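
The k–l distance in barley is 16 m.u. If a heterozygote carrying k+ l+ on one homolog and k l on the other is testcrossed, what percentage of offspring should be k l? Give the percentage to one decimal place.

42.0%

A map distance of 16 m.u. corresponds to a recombination frequency of 0.160.
The F1 is k+ l+ / k l, so k l is a parental gamete class with expected frequency (1 − r)/2 = 0.840/2 = 0.4200.
That is 0.4200 = 42.0% of the progeny.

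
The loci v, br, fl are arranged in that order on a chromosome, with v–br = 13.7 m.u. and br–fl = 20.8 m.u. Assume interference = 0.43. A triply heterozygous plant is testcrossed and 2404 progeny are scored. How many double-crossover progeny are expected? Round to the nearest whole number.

Map distances give recombination frequencies of 0.137 and 0.208 for the two intervals.
With interference 0.43 (so coincidence = 0.57), expected double-crossover frequency = 0.137 × 0.208 × 0.57 = 0.01624.
Expected number = 0.01624 × 2404 = 39.05 ≈ 39.

39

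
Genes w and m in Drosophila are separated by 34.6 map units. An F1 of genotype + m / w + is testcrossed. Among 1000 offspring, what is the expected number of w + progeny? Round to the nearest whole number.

A map distance of 34.6 map units corresponds to a recombination frequency of 0.346.
The F1 is + m / w +, so w + is a parental gamete class with expected frequency (1 − r)/2 = 0.654/2 = 0.3270.
Expected number = 0.3270 × 1000 = 327.00 ≈ 327.

327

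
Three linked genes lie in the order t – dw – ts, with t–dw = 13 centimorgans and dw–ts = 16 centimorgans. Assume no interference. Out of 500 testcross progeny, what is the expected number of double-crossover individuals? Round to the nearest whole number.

10

Map distances give recombination frequencies of 0.130 and 0.160 for the two intervals.
With no interference, expected double-crossover frequency = 0.130 × 0.160 = 0.02080.
Expected number = 0.02080 × 500 = 10.40 ≈ 10.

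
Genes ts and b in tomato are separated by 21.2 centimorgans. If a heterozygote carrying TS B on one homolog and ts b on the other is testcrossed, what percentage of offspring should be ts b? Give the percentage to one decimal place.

39.4%

A map distance of 21.2 centimorgans corresponds to a recombination frequency of 0.212.
The F1 is TS B / ts b, so ts b is a parental gamete class with expected frequency (1 − r)/2 = 0.788/2 = 0.3940.
That is 0.3940 = 39.4% of the progeny.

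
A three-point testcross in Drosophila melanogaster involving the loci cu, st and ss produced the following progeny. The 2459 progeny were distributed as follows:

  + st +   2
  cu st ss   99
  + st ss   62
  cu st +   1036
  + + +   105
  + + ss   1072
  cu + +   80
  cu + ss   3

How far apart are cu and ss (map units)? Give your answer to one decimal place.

8.5 map units

The two most frequent reciprocal classes, + + ss and cu st +, are the parental types, so the F1 was + + ss / cu st +.
The two rarest classes, cu + ss and + st +, are the double crossovers. Comparing them with the parentals, only the cu allele has switched, so cu is the middle locus and the order is ss – cu – st.
Crossovers in the ss–cu interval produce the single-crossover classes + + + and cu st ss (105 + 99 = 204) plus the double crossovers (5).
RF(ss–cu) = (204 + 5) / 2459 = 209/2459 = 0.0850 → 8.5 map units.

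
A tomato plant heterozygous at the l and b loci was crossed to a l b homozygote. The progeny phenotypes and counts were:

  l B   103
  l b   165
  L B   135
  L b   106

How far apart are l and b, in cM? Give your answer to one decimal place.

The two most frequent classes, L B (135) and l b (165), are the parental types, so the F1 was L B / l b.
The recombinant classes are L b and l B: 106 + 103 = 209.
Recombination frequency = 209/509 = 0.4106 ≈ 41.1%, i.e. 41.1 cM.

41.1 cM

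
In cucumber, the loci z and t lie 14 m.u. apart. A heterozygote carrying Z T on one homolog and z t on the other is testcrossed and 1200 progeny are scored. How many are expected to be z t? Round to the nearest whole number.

516

A map distance of 14 m.u. corresponds to a recombination frequency of 0.140.
The F1 is Z T / z t, so z t is a parental gamete class with expected frequency (1 − r)/2 = 0.860/2 = 0.4300.
Expected number = 0.4300 × 1200 = 516.00 ≈ 516.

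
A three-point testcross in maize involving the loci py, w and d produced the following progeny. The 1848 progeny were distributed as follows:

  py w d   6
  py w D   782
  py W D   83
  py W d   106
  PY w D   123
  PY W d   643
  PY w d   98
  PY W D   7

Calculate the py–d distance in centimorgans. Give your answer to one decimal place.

13.1 centimorgans

The two most frequent reciprocal classes, PY W d and py w D, are the parental types, so the F1 was PY W d / py w D.
The two rarest classes, PY W D and py w d, are the double crossovers. Comparing them with the parentals, only the d allele has switched, so d is the middle locus and the order is w – d – py.
Crossovers in the d–py interval produce the single-crossover classes py W d and PY w D (106 + 123 = 229) plus the double crossovers (13).
RF(d–py) = (229 + 13) / 1848 = 242/1848 = 0.1310 → 13.1 centimorgans.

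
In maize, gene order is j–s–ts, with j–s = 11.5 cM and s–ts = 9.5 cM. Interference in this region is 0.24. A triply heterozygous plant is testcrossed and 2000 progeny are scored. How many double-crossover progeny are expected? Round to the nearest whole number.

17

Map distances give recombination frequencies of 0.115 and 0.095 for the two intervals.
With interference 0.24 (so coincidence = 0.76), expected double-crossover frequency = 0.115 × 0.095 × 0.76 = 0.00830.
Expected number = 0.00830 × 2000 = 16.61 ≈ 17.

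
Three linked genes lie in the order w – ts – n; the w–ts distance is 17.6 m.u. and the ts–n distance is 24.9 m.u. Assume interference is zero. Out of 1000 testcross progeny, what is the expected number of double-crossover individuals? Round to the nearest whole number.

Map distances give recombination frequencies of 0.176 and 0.249 for the two intervals.
With no interference, expected double-crossover frequency = 0.176 × 0.249 = 0.04382.
Expected number = 0.04382 × 1000 = 43.82 ≈ 44.

44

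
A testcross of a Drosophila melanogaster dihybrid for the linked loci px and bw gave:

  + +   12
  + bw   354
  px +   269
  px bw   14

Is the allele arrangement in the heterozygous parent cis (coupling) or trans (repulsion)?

The two most frequent classes are + bw (354) and px + (269); these are the parental (non-recombinant) types.
So the F1 carried + bw on one chromosome and px + on the other — the recessive alleles are on opposite chromosomes (trans / repulsion).

trans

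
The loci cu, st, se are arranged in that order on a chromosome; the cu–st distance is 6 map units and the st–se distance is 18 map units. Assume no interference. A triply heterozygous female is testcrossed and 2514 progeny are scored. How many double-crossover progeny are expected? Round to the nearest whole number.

27

Map distances give recombination frequencies of 0.060 and 0.180 for the two intervals.
With no interference, expected double-crossover frequency = 0.060 × 0.180 = 0.01080.
Expected number = 0.01080 × 2514 = 27.15 ≈ 27.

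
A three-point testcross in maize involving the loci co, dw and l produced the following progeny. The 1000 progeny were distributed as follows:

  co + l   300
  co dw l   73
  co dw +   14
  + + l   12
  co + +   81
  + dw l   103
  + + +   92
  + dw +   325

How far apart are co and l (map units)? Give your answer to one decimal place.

The two most frequent reciprocal classes, + dw + and co + l, are the parental types, so the F1 was + dw + / co + l.
The two rarest classes, co dw + and + + l, are the double crossovers. Comparing them with the parentals, only the co allele has switched, so co is the middle locus and the order is l – co – dw.
Crossovers in the l–co interval produce the single-crossover classes + dw l and co + + (103 + 81 = 184) plus the double crossovers (26).
RF(l–co) = (184 + 26) / 1000 = 210/1000 = 0.2100 → 21.0 map units.

21.0 map units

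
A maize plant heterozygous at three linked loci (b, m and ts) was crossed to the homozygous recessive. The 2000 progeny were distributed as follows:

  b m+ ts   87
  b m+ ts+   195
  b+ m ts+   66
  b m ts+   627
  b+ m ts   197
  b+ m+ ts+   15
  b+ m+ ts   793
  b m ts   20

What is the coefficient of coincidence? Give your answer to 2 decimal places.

0.87

The two most frequent reciprocal classes, b+ m+ ts and b m ts+, are the parental types, so the F1 was b+ m+ ts / b m ts+.
The two rarest classes, b+ m+ ts+ and b m ts, are the double crossovers. Comparing them with the parentals, only the ts allele has switched, so ts is the middle locus and the order is b – ts – m.
b–ts: (153 + 35)/2000 = 0.0940; ts–m: (392 + 35)/2000 = 0.2135.
Expected DCO frequency = 0.0940 × 0.2135 ≈ 0.02007; observed = 35/2000 ≈ 0.01750.
Coefficient of coincidence = 0.01750/0.02007 ≈ 0.87.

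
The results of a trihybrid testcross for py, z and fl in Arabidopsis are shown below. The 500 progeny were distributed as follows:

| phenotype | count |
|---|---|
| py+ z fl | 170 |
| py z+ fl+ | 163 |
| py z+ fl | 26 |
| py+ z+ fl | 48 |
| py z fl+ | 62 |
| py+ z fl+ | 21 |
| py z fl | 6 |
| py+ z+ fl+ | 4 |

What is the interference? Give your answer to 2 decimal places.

0.27

The two most frequent reciprocal classes, py z+ fl+ and py+ z fl, are the parental types, so the F1 was py z+ fl+ / py+ z fl.
The two rarest classes, py+ z+ fl+ and py z fl, are the double crossovers. Comparing them with the parentals, only the py allele has switched, so py is the middle locus and the order is z – py – fl.
z–py: (110 + 10)/500 = 0.2400; py–fl: (47 + 10)/500 = 0.1140.
Expected DCO frequency = 0.2400 × 0.1140 ≈ 0.02736; observed = 10/500 ≈ 0.02000.
Coefficient of coincidence = 0.02000/0.02736 ≈ 0.73; interference = 1 − 0.73 = 0.27.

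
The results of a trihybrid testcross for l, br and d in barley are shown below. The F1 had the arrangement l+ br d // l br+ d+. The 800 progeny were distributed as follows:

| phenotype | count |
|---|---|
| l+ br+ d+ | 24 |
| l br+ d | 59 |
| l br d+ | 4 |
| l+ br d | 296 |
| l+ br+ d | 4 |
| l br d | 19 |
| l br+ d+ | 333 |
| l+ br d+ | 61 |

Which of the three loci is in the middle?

br

The two rarest classes, l+ br+ d and l br d+, are the double crossovers. Comparing them with the parentals, only the br allele has switched, so br is the middle locus and the order is d – br – l.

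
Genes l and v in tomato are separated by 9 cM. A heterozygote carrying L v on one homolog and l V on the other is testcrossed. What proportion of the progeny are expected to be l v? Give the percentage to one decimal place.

4.5%

A map distance of 9 cM corresponds to a recombination frequency of 0.090.
The F1 is L v / l V, so l v is a recombinant gamete class with expected frequency r/2 = 0.090/2 = 0.0450.
That is 0.0450 = 4.5% of the progeny.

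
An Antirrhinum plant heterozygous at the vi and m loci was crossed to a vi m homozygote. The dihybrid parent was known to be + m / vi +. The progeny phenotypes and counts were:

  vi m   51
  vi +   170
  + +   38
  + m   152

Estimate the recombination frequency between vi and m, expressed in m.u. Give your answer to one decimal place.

21.7 m.u.

The recombinant classes are + + and vi m: 38 + 51 = 89.
Recombination frequency = 89/411 = 0.2165 ≈ 21.7%, i.e. 21.7 m.u.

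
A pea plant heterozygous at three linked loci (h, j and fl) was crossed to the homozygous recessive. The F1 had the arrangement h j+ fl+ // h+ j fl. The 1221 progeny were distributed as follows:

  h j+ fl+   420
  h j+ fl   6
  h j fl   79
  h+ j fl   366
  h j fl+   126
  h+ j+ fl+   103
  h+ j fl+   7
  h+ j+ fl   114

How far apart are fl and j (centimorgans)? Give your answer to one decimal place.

20.7 centimorgans

The two rarest classes, h j+ fl and h+ j fl+, are the double crossovers. Comparing them with the parentals, only the fl allele has switched, so fl is the middle locus and the order is h – fl – j.
Crossovers in the fl–j interval produce the single-crossover classes h j fl+ and h+ j+ fl (126 + 114 = 240) plus the double crossovers (13).
RF(fl–j) = (240 + 13) / 1221 = 253/1221 = 0.2072 → 20.7 centimorgans.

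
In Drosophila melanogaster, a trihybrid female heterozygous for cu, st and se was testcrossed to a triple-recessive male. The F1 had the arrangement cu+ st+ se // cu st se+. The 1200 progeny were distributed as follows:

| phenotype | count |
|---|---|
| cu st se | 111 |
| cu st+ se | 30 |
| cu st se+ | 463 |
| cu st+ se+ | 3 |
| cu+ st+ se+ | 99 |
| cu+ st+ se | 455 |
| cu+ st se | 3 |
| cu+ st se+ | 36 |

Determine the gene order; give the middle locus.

st

The two rarest classes, cu+ st se and cu st+ se+, are the double crossovers. Comparing them with the parentals, only the st allele has switched, so st is the middle locus and the order is se – st – cu.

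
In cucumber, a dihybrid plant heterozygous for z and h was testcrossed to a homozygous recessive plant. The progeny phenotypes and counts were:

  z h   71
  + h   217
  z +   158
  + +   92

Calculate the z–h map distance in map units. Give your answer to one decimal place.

The two most frequent classes, + h (217) and z + (158), are the parental types, so the F1 was + h / z +.
The recombinant classes are + + and z h: 92 + 71 = 163.
Recombination frequency = 163/538 = 0.3030 ≈ 30.3%, i.e. 30.3 map units.

30.3 map units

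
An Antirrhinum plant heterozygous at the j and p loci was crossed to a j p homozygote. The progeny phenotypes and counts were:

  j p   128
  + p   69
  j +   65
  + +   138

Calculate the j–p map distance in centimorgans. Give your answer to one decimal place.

33.5 centimorgans

The two most frequent classes, + + (138) and j p (128), are the parental types, so the F1 was + + / j p.
The recombinant classes are + p and j +: 69 + 65 = 134.
Recombination frequency = 134/400 = 0.3350 ≈ 33.5%, i.e. 33.5 centimorgans.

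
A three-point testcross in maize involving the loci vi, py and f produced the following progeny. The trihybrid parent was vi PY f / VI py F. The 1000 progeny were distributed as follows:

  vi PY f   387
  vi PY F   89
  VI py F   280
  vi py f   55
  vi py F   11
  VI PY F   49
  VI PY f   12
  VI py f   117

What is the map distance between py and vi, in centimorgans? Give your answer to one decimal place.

The two rarest classes, VI PY f and vi py F, are the double crossovers. Comparing them with the parentals, only the vi allele has switched, so vi is the middle locus and the order is f – vi – py.
Crossovers in the vi–py interval produce the single-crossover classes vi py f and VI PY F (55 + 49 = 104) plus the double crossovers (23).
RF(vi–py) = (104 + 23) / 1000 = 127/1000 = 0.1270 → 12.7 centimorgans.

12.7 centimorgans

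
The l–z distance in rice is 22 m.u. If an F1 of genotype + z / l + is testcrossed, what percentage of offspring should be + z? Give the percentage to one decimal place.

39.0%

A map distance of 22 m.u. corresponds to a recombination frequency of 0.220.
The F1 is + z / l +, so + z is a parental gamete class with expected frequency (1 − r)/2 = 0.780/2 = 0.3900.
That is 0.3900 = 39.0% of the progeny.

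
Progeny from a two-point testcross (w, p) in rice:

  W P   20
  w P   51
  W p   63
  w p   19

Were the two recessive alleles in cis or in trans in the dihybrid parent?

The two most frequent classes are W p (63) and w P (51); these are the parental (non-recombinant) types.
So the F1 carried W p on one chromosome and w P on the other — the recessive alleles are on opposite chromosomes (trans / repulsion).

trans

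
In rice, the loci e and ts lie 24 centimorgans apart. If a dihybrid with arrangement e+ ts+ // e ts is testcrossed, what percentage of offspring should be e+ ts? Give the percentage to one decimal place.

A map distance of 24 centimorgans corresponds to a recombination frequency of 0.240.
The F1 is e+ ts+ / e ts, so e+ ts is a recombinant gamete class with expected frequency r/2 = 0.240/2 = 0.1200.
That is 0.1200 = 12.0% of the progeny.

12.0%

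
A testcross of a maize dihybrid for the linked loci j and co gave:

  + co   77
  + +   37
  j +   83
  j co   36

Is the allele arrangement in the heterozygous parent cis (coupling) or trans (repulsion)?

trans

The two most frequent classes are + co (77) and j + (83); these are the parental (non-recombinant) types.
So the F1 carried + co on one chromosome and j + on the other — the recessive alleles are on opposite chromosomes (trans / repulsion).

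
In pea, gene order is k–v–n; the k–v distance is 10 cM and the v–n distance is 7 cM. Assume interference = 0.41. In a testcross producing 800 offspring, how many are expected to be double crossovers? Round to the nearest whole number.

3

Map distances give recombination frequencies of 0.100 and 0.070 for the two intervals.
With interference 0.41 (so coincidence = 0.59), expected double-crossover frequency = 0.100 × 0.070 × 0.59 = 0.00413.
Expected number = 0.00413 × 800 = 3.30 ≈ 3.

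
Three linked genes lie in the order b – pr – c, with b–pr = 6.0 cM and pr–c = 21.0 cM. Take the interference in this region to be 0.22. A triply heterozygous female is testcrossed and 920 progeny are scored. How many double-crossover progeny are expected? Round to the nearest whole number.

9

Map distances give recombination frequencies of 0.060 and 0.210 for the two intervals.
With interference 0.22 (so coincidence = 0.78), expected double-crossover frequency = 0.060 × 0.210 × 0.78 = 0.00983.
Expected number = 0.00983 × 920 = 9.04 ≈ 9.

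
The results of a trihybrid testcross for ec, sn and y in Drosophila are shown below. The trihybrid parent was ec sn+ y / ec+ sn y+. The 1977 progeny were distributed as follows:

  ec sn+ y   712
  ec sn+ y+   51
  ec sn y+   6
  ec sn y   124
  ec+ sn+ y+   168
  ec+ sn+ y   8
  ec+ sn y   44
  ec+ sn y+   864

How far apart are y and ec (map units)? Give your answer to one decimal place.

The two rarest classes, ec+ sn+ y and ec sn y+, are the double crossovers. Comparing them with the parentals, only the ec allele has switched, so ec is the middle locus and the order is y – ec – sn.
Crossovers in the y–ec interval produce the single-crossover classes ec sn+ y+ and ec+ sn y (51 + 44 = 95) plus the double crossovers (14).
RF(y–ec) = (95 + 14) / 1977 = 109/1977 = 0.0551 → 5.5 map units.

5.5 map units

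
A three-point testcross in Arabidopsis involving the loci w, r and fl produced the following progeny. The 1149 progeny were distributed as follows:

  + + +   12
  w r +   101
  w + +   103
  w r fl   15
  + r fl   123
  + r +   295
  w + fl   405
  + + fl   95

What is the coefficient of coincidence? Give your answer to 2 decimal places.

0.55

The two most frequent reciprocal classes, w + fl and + r +, are the parental types, so the F1 was w + fl / + r +.
The two rarest classes, w r fl and + + +, are the double crossovers. Comparing them with the parentals, only the r allele has switched, so r is the middle locus and the order is w – r – fl.
w–r: (196 + 27)/1149 = 0.1941; r–fl: (226 + 27)/1149 = 0.2202.
Expected DCO frequency = 0.1941 × 0.2202 ≈ 0.04274; observed = 27/1149 ≈ 0.02350.
Coefficient of coincidence = 0.02350/0.04274 ≈ 0.55.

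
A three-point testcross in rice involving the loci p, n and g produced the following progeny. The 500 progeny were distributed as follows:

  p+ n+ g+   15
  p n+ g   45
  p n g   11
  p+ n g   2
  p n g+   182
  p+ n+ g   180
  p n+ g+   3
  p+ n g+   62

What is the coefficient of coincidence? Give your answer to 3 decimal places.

The two most frequent reciprocal classes, p+ n+ g and p n g+, are the parental types, so the F1 was p+ n+ g / p n g+.
The two rarest classes, p+ n g and p n+ g+, are the double crossovers. Comparing them with the parentals, only the n allele has switched, so n is the middle locus and the order is p – n – g.
p–n: (107 + 5)/500 = 0.2240; n–g: (26 + 5)/500 = 0.0620.
Expected DCO frequency = 0.2240 × 0.0620 ≈ 0.01389; observed = 5/500 ≈ 0.01000.
Coefficient of coincidence = 0.01000/0.01389 ≈ 0.720.

0.720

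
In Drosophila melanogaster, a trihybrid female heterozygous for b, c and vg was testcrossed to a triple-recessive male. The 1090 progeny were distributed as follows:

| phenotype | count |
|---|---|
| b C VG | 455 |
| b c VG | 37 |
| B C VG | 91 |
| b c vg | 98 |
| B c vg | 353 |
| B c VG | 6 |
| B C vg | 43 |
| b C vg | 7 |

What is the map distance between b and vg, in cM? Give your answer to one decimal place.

18.5 cM

The two most frequent reciprocal classes, b C VG and B c vg, are the parental types, so the F1 was b C VG / B c vg.
The two rarest classes, b C vg and B c VG, are the double crossovers. Comparing them with the parentals, only the vg allele has switched, so vg is the middle locus and the order is c – vg – b.
Crossovers in the vg–b interval produce the single-crossover classes B C VG and b c vg (91 + 98 = 189) plus the double crossovers (13).
RF(vg–b) = (189 + 13) / 1090 = 202/1090 = 0.1853 → 18.5 cM.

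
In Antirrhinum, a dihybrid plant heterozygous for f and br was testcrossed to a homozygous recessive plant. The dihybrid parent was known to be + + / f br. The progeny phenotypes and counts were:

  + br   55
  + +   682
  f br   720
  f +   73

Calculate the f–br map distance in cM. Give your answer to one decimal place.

8.4 cM

The recombinant classes are + br and f +: 55 + 73 = 128.
Recombination frequency = 128/1530 = 0.0837 ≈ 8.4%, i.e. 8.4 cM.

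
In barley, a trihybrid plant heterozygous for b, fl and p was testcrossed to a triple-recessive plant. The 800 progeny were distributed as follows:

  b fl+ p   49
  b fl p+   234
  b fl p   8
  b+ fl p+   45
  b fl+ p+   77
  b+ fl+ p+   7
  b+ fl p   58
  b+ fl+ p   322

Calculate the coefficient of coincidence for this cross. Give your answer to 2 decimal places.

0.73

The two most frequent reciprocal classes, b+ fl+ p and b fl p+, are the parental types, so the F1 was b+ fl+ p / b fl p+.
The two rarest classes, b+ fl+ p+ and b fl p, are the double crossovers. Comparing them with the parentals, only the p allele has switched, so p is the middle locus and the order is b – p – fl.
b–p: (94 + 15)/800 = 0.1363; p–fl: (135 + 15)/800 = 0.1875.
Expected DCO frequency = 0.1363 × 0.1875 ≈ 0.02556; observed = 15/800 ≈ 0.01875.
Coefficient of coincidence = 0.01875/0.02556 ≈ 0.73.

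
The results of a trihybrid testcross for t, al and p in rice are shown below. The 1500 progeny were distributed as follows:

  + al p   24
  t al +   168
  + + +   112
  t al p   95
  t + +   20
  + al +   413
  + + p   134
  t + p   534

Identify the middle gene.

The two most frequent reciprocal classes, t + p and + al +, are the parental types, so the F1 was t + p / + al +.
The two rarest classes, t + + and + al p, are the double crossovers. Comparing them with the parentals, only the p allele has switched, so p is the middle locus and the order is al – p – t.

p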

============

#### [TASK]
Find how many lines in the data above include the string "known", and give that number alone.

#### [FINAL ANSWER]
2